— What you are asked to do —
For this exercise, print the records below verbatim.
══════════
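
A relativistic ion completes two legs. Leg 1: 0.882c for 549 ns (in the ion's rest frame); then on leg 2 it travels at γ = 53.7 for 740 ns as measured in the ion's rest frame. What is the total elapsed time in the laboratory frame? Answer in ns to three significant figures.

Δt = 4.09×10⁴ ns

Leg 1: γ = 1/√(1 − 0.882²) = 1/√0.2221 = 2.122; Δt_1 = 2.122 × 549 = 1165 ns.
Leg 2: γ = 53.7; Δt_2 = 53.70 × 740 = 3.974×10⁴ ns.
Total: 1165 + 3.974×10⁴ ns.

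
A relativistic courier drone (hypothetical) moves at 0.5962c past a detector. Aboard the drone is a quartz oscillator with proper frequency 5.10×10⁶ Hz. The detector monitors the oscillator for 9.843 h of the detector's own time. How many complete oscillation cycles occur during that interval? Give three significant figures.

γ = 1/√(1 − 0.5962²) = 1/√0.6445 = 1.246
During 9.843 h of lab time, the oscillator's proper time advances by τ = Δt/γ = 9.843/1.246 = 7.902 h = 2.845×10⁴ s.
N = f × τ = 5.10×10⁶ × 2.845×10⁴ = 1.451×10¹¹.

N = 1.45×10¹¹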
══════════
— Response area —
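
A relativistic ion completes two legs. Leg 1: 0.882c for 549 ns (in the ion's rest frame); then on leg 2 it travels at γ = 53.7 for 740 ns as measured in the ion's rest frame. What is the total elapsed time in the laboratory frame? Answer in ns to three significant figures.

Δt = 4.09×10⁴ ns

Leg 1: γ = 1/√(1 − 0.882²) = 1/√0.2221 = 2.122; Δt_1 = 2.122 × 549 = 1165 ns.
Leg 2: γ = 53.7; Δt_2 = 53.70 × 740 = 3.974×10⁴ ns.
Total: 1165 + 3.974×10⁴ ns.

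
A relativistic courier drone (hypothetical) moves at 0.5962c past a detector. Aboard the drone is a quartz oscillator with proper frequency 5.10×10⁶ Hz. The detector monitors the oscillator for 9.843 h of the detector's own time. How many complete oscillation cycles occur during that interval? Give three significant figures.

γ = 1/√(1 − 0.5962²) = 1/√0.6445 = 1.246
During 9.843 h of lab time, the oscillator's proper time advances by τ = Δt/γ = 9.843/1.246 = 7.902 h = 2.845×10⁴ s.
N = f × τ = 5.10×10⁶ × 2.845×10⁴ = 1.451×10¹¹.

N = 1.45×10¹¹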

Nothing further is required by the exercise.